Write the entries again exactly, with no line missing.
*** Block opens ***
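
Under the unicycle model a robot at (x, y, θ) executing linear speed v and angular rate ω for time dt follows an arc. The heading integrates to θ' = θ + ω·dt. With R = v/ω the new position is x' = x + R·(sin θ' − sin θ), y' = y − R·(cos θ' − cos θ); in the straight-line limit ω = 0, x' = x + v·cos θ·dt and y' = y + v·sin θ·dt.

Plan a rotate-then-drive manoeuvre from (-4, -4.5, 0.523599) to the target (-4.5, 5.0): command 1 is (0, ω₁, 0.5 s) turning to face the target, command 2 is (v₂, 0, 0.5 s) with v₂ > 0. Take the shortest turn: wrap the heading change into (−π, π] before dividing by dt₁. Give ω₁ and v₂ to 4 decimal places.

heading to target = atan2(5−-4.5, -4.5−-4) = 1.6234
Δθ = wrap(1.6234 − 0.5236) = 1.0998; ω₁ = Δθ/dt₁ = 2.1996
distance = √((-4.5−-4)² + (5−-4.5)²) = 9.5131; v₂ = distance/dt₂ = 19.0263

ω₁ = 2.1996, v₂ = 19.0263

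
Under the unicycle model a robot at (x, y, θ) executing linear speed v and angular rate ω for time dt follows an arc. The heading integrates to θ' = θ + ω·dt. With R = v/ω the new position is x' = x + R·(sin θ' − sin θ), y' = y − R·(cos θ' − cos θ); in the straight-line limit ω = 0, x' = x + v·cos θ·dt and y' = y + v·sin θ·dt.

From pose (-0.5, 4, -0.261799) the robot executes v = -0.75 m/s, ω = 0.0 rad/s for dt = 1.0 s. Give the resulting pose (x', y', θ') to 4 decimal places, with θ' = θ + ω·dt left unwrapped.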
*** Block closes ***
» **WORKED SOLUTION**
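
Under the unicycle model a robot at (x, y, θ) executing linear speed v and angular rate ω for time dt follows an arc. The heading integrates to θ' = θ + ω·dt. With R = v/ω the new position is x' = x + R·(sin θ' − sin θ), y' = y − R·(cos θ' − cos θ); in the straight-line limit ω = 0, x' = x + v·cos θ·dt and y' = y + v·sin θ·dt.

Plan a rotate-then-drive manoeuvre from (-4, -4.5, 0.523599) to the target (-4.5, 5.0): command 1 is (0, ω₁, 0.5 s) turning to face the target, command 2 is (v₂, 0, 0.5 s) with v₂ > 0. Take the shortest turn: wrap the heading change into (−π, π] before dividing by dt₁. Give ω₁ and v₂ to 4 decimal places.

heading to target = atan2(5−-4.5, -4.5−-4) = 1.6234
Δθ = wrap(1.6234 − 0.5236) = 1.0998; ω₁ = Δθ/dt₁ = 2.1996
distance = √((-4.5−-4)² + (5−-4.5)²) = 9.5131; v₂ = distance/dt₂ = 19.0263

ω₁ = 2.1996, v₂ = 19.0263

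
Under the unicycle model a robot at (x, y, θ) executing linear speed v and angular rate ω for time dt follows an arc. The heading integrates to θ' = θ + ω·dt. With R = v/ω the new position is x' = x + R·(sin θ' − sin θ), y' = y − R·(cos θ' − cos θ); in the straight-line limit ω = 0, x' = x + v·cos θ·dt and y' = y + v·sin θ·dt.

From pose (-0.5, 4, -0.261799) the robot executes v = -0.75 m/s, ω = 0.0 rad/s for dt = 1.0 s. Give the resulting pose (x', y', θ') to 4 decimal places, with θ' = θ + ω·dt left unwrapped.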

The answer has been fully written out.